* [Records supplied]
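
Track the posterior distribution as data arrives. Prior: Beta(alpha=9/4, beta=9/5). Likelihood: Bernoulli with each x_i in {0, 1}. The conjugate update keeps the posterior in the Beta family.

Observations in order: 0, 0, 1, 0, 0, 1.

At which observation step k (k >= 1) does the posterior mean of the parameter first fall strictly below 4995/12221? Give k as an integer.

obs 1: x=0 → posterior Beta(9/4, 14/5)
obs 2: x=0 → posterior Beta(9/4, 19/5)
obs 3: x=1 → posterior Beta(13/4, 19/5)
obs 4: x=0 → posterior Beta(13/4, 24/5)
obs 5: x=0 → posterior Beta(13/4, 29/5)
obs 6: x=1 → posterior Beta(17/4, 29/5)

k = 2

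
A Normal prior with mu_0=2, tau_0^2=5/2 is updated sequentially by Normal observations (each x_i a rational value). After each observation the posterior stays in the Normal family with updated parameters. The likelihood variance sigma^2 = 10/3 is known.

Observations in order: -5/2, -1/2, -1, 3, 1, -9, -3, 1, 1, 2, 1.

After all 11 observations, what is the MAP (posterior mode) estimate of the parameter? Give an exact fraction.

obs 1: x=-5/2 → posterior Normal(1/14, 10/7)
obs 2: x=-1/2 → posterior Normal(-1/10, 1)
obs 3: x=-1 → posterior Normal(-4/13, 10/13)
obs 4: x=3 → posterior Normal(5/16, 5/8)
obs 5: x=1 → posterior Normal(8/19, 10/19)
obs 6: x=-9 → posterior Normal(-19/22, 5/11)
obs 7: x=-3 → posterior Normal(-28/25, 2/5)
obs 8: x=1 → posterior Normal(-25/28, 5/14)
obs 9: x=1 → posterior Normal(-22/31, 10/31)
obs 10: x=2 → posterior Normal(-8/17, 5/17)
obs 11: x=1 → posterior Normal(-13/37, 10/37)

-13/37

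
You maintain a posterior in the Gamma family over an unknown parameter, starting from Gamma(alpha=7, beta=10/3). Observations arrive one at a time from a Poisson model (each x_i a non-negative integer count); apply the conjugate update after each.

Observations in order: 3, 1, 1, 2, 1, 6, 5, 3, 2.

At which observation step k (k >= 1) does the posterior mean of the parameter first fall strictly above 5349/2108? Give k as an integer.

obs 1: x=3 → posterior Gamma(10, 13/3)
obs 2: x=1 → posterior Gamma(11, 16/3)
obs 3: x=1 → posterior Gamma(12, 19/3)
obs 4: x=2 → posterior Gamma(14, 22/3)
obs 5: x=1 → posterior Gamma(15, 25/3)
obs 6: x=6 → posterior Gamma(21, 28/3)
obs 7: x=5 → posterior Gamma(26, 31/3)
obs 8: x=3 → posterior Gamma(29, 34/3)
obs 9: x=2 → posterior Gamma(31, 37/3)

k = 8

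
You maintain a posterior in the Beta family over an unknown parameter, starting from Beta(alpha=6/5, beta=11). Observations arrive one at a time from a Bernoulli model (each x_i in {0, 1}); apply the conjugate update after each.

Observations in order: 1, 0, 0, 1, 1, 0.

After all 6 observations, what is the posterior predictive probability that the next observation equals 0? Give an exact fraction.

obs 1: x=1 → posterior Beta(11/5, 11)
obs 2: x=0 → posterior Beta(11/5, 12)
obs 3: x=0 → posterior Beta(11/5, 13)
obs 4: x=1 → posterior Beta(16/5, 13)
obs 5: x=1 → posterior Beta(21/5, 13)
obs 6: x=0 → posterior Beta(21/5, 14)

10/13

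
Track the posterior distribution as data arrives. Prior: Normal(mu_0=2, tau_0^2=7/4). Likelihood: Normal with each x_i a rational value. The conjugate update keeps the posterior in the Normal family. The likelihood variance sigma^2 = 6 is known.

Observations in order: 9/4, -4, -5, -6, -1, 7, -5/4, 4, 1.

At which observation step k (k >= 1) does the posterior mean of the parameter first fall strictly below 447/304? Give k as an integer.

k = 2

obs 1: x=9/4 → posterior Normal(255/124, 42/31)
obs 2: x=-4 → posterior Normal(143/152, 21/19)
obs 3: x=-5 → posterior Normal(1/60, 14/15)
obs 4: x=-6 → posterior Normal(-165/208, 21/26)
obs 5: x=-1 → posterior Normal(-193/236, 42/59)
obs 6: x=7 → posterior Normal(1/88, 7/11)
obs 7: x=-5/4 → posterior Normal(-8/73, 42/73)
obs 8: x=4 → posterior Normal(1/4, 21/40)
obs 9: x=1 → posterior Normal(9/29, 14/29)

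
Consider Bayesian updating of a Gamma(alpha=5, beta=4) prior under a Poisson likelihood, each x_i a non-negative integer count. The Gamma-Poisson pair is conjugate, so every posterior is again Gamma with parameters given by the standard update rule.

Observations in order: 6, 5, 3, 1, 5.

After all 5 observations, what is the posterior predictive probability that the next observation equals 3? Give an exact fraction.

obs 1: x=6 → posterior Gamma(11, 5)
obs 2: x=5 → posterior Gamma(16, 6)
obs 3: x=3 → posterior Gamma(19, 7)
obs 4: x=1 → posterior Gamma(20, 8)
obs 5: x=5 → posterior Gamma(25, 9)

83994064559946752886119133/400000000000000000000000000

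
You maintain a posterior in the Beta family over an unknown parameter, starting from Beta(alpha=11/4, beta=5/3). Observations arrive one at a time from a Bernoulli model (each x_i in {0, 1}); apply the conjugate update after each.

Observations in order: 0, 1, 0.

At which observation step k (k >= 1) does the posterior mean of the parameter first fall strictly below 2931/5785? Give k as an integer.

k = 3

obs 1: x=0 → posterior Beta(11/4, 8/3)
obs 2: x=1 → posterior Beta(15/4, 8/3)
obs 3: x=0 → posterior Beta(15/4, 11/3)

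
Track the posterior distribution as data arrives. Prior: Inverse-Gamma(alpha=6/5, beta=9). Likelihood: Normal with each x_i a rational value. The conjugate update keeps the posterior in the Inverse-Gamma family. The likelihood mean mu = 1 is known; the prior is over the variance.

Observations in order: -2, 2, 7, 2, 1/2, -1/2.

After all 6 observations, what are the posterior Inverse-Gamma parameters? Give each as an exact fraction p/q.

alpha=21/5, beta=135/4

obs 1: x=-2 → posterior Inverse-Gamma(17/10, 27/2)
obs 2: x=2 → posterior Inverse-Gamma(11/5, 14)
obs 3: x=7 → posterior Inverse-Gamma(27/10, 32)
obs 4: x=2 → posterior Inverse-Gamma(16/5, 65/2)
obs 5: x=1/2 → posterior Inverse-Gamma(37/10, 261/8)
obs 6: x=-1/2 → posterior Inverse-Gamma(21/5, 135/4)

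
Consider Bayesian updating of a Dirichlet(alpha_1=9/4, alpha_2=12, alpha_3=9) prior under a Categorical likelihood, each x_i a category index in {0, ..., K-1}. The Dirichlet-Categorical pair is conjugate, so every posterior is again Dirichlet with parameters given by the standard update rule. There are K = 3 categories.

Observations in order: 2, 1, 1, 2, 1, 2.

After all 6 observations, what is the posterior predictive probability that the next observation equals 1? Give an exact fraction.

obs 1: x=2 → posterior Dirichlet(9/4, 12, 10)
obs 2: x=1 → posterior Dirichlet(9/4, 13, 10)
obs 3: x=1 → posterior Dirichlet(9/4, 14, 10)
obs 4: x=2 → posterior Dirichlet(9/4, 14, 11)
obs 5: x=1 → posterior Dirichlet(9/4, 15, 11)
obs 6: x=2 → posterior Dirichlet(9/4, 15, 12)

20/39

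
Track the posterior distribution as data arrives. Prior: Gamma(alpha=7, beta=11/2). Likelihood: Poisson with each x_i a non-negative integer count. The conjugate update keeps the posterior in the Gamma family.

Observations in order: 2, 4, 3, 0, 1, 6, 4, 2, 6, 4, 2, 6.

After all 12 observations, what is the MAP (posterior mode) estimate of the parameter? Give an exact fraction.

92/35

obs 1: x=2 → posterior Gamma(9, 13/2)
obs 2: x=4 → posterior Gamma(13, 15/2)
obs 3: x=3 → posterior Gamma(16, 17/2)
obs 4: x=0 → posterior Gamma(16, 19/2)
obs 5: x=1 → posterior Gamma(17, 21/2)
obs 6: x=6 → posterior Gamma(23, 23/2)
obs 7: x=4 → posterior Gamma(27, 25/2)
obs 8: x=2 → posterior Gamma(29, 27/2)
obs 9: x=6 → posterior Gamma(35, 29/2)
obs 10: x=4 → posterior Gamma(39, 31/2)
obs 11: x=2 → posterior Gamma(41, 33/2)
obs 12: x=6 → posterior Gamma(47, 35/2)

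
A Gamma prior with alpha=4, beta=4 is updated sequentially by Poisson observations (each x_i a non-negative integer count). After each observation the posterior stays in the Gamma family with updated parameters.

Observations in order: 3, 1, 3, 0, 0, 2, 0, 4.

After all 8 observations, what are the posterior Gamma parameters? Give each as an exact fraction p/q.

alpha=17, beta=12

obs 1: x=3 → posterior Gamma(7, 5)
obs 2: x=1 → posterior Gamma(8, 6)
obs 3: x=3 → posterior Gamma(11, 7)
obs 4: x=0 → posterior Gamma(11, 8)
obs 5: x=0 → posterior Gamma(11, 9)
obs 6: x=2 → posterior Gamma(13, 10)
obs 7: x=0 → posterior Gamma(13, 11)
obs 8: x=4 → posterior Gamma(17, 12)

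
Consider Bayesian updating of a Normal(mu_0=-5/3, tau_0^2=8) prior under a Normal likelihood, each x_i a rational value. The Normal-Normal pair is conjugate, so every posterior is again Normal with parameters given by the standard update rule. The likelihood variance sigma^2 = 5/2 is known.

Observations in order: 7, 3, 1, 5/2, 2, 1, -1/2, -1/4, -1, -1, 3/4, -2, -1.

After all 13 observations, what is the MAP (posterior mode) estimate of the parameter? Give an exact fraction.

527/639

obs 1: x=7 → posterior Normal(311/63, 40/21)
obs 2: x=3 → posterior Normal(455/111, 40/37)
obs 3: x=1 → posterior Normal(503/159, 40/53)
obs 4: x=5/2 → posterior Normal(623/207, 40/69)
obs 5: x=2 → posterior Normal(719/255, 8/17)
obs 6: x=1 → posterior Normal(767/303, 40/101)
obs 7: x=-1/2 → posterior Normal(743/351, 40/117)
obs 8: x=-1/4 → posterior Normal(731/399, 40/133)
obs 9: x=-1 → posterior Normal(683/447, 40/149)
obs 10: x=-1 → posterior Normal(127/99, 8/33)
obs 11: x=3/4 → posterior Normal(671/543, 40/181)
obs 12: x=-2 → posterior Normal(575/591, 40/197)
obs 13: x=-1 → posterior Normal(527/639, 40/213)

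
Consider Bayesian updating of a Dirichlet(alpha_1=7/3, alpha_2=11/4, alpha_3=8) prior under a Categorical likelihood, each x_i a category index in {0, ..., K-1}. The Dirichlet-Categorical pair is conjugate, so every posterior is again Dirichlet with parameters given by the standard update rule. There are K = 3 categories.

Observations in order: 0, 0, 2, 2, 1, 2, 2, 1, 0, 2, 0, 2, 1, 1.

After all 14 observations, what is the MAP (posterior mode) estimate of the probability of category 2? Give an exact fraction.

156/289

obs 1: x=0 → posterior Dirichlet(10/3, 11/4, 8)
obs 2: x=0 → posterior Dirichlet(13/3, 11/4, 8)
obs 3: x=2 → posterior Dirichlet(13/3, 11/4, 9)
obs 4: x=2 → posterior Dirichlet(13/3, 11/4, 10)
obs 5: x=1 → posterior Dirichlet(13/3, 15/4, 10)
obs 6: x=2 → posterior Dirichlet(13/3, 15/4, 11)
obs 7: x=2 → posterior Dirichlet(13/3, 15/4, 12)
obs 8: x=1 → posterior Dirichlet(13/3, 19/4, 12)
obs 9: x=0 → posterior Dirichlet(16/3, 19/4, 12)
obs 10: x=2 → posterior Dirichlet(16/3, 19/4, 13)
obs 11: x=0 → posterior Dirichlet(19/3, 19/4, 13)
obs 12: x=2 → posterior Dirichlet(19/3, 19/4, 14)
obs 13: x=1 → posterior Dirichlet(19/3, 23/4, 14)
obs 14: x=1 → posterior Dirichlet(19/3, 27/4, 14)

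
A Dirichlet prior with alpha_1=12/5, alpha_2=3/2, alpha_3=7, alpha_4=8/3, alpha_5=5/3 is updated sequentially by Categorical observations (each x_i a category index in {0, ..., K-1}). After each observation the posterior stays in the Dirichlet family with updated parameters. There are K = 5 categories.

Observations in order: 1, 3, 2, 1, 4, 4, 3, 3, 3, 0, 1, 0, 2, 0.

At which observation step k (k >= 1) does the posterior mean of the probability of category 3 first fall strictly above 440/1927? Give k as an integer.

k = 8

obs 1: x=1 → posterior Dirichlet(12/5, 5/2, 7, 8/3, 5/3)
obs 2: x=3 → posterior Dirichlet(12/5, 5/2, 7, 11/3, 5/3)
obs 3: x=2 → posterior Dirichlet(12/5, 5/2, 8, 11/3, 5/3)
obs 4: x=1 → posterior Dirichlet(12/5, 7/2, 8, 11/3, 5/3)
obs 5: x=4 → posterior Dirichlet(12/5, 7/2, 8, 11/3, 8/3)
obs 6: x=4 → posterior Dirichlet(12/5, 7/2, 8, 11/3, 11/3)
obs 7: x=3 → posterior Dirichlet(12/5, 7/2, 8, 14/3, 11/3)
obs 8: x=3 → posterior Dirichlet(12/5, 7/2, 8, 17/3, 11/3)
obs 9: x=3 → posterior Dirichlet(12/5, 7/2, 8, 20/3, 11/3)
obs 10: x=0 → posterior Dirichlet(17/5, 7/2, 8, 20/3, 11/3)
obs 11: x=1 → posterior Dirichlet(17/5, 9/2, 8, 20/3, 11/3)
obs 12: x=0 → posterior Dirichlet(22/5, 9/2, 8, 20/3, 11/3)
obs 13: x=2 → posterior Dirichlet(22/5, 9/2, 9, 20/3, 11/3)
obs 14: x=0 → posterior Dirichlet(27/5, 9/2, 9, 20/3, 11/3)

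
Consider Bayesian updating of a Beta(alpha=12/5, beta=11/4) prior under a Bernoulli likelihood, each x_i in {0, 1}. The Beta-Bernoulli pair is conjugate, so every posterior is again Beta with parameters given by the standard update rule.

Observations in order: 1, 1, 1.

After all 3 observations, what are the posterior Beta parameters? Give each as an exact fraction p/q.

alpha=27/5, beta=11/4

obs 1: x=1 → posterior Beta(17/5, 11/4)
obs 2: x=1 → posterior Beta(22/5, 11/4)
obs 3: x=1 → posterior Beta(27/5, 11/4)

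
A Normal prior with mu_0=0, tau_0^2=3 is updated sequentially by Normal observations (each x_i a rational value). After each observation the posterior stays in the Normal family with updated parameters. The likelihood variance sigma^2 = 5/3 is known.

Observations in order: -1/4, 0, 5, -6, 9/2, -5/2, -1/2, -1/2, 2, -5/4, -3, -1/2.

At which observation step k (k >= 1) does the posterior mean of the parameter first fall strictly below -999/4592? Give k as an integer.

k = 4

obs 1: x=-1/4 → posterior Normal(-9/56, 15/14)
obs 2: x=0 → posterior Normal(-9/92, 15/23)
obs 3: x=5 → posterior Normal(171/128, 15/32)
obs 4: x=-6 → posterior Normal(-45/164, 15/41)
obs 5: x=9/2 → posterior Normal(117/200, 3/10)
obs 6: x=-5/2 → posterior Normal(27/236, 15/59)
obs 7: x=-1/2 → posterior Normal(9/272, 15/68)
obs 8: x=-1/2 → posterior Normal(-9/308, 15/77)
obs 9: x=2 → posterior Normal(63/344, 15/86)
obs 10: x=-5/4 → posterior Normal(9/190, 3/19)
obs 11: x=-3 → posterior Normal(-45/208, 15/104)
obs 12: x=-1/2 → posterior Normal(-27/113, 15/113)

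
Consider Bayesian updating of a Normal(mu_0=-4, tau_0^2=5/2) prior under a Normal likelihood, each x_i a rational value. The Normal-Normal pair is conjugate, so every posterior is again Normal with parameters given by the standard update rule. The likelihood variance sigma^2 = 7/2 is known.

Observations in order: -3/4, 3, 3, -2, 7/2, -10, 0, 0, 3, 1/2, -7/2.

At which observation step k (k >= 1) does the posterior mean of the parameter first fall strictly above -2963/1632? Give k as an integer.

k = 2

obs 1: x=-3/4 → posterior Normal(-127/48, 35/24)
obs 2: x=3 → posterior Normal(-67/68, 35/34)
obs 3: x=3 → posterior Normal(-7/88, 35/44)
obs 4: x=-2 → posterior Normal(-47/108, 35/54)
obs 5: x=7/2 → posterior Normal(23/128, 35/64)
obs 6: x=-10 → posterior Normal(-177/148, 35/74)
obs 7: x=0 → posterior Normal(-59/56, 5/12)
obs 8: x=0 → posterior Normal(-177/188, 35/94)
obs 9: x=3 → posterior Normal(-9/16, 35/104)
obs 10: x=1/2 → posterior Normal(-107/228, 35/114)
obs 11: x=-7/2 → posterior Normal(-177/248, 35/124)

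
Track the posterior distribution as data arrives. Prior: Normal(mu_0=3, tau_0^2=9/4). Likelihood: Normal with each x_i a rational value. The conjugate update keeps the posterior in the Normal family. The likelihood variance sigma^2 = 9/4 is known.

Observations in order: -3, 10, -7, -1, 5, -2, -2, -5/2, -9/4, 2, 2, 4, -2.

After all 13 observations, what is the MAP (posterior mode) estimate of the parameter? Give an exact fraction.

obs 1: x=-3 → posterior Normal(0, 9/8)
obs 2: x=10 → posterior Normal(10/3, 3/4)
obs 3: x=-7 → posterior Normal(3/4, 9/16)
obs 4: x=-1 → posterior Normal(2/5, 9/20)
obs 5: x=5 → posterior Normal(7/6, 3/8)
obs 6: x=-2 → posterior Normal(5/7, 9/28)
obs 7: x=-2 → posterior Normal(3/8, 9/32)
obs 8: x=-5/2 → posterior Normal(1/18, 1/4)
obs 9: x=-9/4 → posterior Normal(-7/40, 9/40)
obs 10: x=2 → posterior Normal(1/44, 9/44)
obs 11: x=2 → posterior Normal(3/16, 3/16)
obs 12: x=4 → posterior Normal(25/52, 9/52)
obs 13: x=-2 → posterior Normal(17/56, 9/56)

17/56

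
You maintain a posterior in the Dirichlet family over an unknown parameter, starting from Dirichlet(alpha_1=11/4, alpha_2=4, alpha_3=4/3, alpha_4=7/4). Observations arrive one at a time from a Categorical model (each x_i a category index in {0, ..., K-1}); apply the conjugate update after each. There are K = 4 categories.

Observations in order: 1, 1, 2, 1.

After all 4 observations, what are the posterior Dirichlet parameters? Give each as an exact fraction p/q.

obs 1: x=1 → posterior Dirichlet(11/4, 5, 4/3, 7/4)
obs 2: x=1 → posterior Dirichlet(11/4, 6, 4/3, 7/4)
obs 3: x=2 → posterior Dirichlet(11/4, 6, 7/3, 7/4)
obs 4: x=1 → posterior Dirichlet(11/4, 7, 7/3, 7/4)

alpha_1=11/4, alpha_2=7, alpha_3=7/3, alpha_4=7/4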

* [Work to be completed] Find where the line with "1? Give an exact fraction." sits in the material above, then copy exactly from it through the line with "Observations in order: 3, 1, 3, 0, 0, 2, 0, 4.". Add no other line.

* [Answer box]
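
After all 6 observations, what is the posterior predictive probability that the next observation equals 1? Give an exact fraction.

obs 1: x=2 → posterior Dirichlet(9/4, 12, 10)
obs 2: x=1 → posterior Dirichlet(9/4, 13, 10)
obs 3: x=1 → posterior Dirichlet(9/4, 14, 10)
obs 4: x=2 → posterior Dirichlet(9/4, 14, 11)
obs 5: x=1 → posterior Dirichlet(9/4, 15, 11)
obs 6: x=2 → posterior Dirichlet(9/4, 15, 12)

20/39

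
Track the posterior distribution as data arrives. Prior: Gamma(alpha=7, beta=11/2). Likelihood: Poisson with each x_i a non-negative integer count. The conjugate update keeps the posterior in the Gamma family.

Observations in order: 2, 4, 3, 0, 1, 6, 4, 2, 6, 4, 2, 6.

After all 12 observations, what is the MAP (posterior mode) estimate of the parameter? Give an exact fraction.

92/35

obs 1: x=2 → posterior Gamma(9, 13/2)
obs 2: x=4 → posterior Gamma(13, 15/2)
obs 3: x=3 → posterior Gamma(16, 17/2)
obs 4: x=0 → posterior Gamma(16, 19/2)
obs 5: x=1 → posterior Gamma(17, 21/2)
obs 6: x=6 → posterior Gamma(23, 23/2)
obs 7: x=4 → posterior Gamma(27, 25/2)
obs 8: x=2 → posterior Gamma(29, 27/2)
obs 9: x=6 → posterior Gamma(35, 29/2)
obs 10: x=4 → posterior Gamma(39, 31/2)
obs 11: x=2 → posterior Gamma(41, 33/2)
obs 12: x=6 → posterior Gamma(47, 35/2)

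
A Gamma prior with alpha=4, beta=4 is updated sequentially by Poisson observations (each x_i a non-negative integer count). After each observation the posterior stays in the Gamma family with updated parameters.

Observations in order: 3, 1, 3, 0, 0, 2, 0, 4.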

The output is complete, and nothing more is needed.